MATERIAL SHOWN:
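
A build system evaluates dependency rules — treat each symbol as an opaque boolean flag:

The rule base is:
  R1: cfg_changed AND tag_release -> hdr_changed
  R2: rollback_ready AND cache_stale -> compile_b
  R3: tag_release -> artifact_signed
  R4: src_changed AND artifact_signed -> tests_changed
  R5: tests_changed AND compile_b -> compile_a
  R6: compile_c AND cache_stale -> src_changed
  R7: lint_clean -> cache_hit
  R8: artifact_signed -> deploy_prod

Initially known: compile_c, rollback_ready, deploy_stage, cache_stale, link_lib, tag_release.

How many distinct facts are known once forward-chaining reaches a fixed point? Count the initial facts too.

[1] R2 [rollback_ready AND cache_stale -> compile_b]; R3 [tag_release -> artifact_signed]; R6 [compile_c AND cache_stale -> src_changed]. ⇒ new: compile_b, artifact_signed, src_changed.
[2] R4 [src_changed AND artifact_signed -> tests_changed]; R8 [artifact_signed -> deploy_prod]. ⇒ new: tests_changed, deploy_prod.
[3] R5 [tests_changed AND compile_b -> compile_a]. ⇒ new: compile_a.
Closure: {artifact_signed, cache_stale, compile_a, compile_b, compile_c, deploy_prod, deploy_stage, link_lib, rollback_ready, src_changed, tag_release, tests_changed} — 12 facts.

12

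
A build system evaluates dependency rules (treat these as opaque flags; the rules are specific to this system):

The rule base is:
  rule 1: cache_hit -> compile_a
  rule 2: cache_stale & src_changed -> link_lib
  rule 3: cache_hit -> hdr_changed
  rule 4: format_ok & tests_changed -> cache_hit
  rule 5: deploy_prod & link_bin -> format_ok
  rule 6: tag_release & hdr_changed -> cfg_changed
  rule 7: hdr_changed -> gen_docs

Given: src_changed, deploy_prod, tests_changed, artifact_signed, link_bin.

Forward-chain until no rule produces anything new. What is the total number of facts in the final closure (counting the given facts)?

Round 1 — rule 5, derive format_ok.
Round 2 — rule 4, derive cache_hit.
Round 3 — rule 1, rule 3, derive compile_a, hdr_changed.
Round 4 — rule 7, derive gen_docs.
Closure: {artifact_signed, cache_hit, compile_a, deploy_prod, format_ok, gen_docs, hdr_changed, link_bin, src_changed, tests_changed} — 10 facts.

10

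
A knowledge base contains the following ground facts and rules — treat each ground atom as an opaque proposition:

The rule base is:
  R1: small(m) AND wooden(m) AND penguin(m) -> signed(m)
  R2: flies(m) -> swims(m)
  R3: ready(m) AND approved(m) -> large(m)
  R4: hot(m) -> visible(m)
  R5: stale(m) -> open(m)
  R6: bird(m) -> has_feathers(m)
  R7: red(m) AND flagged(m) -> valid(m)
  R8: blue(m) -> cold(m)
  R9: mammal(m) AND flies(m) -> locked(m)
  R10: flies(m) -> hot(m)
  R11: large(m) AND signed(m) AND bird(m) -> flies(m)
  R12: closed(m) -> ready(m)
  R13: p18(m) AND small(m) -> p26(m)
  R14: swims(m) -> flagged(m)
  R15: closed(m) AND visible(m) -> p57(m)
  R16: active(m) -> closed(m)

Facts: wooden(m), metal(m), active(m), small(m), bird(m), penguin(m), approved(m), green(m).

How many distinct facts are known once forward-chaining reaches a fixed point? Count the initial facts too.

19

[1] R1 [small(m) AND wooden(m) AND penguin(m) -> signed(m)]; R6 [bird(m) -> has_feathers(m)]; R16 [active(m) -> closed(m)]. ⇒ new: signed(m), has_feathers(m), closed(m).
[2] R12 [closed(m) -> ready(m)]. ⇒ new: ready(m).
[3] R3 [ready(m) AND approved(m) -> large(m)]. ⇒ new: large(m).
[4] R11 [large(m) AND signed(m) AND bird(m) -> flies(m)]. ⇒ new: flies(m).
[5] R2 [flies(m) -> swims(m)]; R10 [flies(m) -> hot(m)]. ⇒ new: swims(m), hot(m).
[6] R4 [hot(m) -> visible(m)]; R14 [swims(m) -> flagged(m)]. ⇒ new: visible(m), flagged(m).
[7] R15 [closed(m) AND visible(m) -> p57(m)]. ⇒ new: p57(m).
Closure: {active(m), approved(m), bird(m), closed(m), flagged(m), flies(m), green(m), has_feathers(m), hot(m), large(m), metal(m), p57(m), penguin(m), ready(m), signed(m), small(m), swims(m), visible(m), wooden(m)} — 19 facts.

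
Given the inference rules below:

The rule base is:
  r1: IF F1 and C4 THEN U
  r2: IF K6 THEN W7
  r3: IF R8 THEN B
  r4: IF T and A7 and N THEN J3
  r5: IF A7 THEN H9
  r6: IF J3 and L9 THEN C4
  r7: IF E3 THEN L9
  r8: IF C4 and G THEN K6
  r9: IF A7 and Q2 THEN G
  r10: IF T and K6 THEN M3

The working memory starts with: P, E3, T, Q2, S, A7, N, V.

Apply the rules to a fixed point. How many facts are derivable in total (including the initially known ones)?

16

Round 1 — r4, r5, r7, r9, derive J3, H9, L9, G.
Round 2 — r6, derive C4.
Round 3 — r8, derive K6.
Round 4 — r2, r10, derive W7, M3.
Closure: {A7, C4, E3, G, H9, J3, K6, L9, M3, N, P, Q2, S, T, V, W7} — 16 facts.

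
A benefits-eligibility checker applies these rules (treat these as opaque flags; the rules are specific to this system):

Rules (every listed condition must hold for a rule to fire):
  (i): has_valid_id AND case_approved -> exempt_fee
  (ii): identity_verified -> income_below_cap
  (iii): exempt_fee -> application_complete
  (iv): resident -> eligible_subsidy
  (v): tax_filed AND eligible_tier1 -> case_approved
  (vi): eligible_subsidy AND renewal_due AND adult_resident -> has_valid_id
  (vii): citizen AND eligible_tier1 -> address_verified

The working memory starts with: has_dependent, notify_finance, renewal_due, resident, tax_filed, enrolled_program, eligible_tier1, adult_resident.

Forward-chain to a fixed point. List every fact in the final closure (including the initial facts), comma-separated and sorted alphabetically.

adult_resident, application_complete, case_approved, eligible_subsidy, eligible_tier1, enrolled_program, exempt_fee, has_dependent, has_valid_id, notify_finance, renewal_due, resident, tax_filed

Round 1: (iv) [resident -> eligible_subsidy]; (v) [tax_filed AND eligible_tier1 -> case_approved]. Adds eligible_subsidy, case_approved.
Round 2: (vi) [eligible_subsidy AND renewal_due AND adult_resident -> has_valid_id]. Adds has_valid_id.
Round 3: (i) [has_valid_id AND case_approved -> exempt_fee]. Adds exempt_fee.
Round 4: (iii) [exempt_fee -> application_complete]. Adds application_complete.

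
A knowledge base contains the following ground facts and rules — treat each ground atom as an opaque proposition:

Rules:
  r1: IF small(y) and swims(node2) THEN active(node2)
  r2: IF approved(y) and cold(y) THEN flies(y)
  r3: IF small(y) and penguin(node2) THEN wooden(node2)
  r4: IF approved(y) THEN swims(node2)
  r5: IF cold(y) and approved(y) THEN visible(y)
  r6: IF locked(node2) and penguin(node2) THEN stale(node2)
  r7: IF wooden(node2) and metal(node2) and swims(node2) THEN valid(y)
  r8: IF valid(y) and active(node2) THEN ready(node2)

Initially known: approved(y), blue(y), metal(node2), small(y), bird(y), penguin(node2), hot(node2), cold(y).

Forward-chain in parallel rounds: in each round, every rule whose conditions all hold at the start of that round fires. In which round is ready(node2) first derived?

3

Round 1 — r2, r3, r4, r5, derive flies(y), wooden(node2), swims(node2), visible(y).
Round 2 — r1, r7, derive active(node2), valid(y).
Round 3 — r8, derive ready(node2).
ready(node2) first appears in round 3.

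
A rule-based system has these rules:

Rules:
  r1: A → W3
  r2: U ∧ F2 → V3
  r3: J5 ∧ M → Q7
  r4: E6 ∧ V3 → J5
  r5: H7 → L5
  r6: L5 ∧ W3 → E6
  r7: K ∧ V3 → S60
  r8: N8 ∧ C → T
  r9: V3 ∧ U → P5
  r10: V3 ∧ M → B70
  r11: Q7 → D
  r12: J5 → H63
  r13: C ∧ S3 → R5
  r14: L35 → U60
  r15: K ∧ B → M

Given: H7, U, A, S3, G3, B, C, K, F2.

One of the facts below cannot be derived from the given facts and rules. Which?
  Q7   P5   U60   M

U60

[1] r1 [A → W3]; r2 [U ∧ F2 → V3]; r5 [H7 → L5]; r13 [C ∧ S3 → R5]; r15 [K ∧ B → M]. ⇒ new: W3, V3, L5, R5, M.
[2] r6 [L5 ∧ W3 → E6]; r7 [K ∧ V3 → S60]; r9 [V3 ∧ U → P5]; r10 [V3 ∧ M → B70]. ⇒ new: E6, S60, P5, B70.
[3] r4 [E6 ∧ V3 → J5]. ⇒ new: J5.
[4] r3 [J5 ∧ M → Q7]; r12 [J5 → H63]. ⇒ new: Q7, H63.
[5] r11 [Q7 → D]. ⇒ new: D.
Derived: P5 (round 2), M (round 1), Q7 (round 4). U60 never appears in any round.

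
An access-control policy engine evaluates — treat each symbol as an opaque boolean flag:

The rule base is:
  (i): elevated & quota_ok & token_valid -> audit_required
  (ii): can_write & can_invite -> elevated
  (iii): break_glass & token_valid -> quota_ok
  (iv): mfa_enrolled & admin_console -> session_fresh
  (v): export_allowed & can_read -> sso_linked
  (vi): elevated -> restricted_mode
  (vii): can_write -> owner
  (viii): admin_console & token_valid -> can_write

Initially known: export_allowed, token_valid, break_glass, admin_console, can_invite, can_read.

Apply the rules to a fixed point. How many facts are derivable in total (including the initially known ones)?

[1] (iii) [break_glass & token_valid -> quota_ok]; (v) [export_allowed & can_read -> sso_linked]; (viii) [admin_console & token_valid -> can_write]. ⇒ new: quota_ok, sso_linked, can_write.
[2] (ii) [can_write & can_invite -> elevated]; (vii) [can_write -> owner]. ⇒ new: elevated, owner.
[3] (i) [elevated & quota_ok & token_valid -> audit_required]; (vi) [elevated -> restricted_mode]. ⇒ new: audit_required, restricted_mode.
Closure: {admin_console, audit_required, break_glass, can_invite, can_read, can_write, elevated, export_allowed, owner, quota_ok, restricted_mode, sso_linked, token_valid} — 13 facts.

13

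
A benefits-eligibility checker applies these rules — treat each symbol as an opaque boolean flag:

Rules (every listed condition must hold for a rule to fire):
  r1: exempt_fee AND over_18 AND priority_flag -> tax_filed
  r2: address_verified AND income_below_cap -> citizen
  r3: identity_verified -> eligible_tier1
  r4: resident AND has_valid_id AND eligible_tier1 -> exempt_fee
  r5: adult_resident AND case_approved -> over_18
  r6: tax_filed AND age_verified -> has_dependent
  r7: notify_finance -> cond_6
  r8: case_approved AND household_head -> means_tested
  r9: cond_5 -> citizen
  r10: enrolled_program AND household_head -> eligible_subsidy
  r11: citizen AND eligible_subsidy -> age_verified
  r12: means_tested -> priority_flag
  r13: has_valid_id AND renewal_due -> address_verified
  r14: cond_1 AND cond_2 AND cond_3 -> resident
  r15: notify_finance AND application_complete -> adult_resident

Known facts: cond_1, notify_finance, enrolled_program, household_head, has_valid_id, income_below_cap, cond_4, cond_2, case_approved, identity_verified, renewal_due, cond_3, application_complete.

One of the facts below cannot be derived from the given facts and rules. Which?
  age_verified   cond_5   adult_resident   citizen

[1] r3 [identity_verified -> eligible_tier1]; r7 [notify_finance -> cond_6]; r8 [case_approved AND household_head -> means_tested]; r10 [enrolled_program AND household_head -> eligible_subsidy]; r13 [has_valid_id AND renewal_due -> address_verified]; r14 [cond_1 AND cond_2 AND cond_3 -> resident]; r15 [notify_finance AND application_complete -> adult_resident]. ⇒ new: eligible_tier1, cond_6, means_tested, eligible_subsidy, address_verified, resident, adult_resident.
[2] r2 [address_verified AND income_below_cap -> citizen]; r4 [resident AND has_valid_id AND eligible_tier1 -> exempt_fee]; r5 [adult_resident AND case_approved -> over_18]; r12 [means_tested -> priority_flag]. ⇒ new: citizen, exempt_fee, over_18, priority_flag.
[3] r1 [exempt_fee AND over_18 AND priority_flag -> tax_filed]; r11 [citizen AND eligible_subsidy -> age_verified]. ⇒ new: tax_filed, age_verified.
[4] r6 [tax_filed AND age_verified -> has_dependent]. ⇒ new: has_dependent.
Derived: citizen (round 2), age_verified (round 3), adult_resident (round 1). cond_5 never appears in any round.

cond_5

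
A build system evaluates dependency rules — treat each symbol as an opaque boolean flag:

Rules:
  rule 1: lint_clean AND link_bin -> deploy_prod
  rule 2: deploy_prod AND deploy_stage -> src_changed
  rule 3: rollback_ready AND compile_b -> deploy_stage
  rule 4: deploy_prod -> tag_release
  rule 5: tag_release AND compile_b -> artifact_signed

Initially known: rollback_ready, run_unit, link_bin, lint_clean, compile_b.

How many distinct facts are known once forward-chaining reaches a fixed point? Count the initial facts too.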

WHAT YOU SHOULD DO: The required output is every line above from the one with "tests_changed, artifact_signed, link_bin." down to the one with "R7: red(m) AND flagged(m) -> valid(m)", restated word for word, ends included.

EXERCISE RESPONSE:
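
Given: src_changed, deploy_prod, tests_changed, artifact_signed, link_bin.

Forward-chain until no rule produces anything new. What is the total number of facts in the final closure (counting the given facts)?

Round 1 — rule 5, derive format_ok.
Round 2 — rule 4, derive cache_hit.
Round 3 — rule 1, rule 3, derive compile_a, hdr_changed.
Round 4 — rule 7, derive gen_docs.
Closure: {artifact_signed, cache_hit, compile_a, deploy_prod, format_ok, gen_docs, hdr_changed, link_bin, src_changed, tests_changed} — 10 facts.

10

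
A knowledge base contains the following ground facts and rules — treat each ground atom as an opaque proposition:

The rule base is:
  R1: small(m) AND wooden(m) AND penguin(m) -> signed(m)
  R2: flies(m) -> swims(m)
  R3: ready(m) AND approved(m) -> large(m)
  R4: hot(m) -> visible(m)
  R5: stale(m) -> open(m)
  R6: bird(m) -> has_feathers(m)
  R7: red(m) AND flagged(m) -> valid(m)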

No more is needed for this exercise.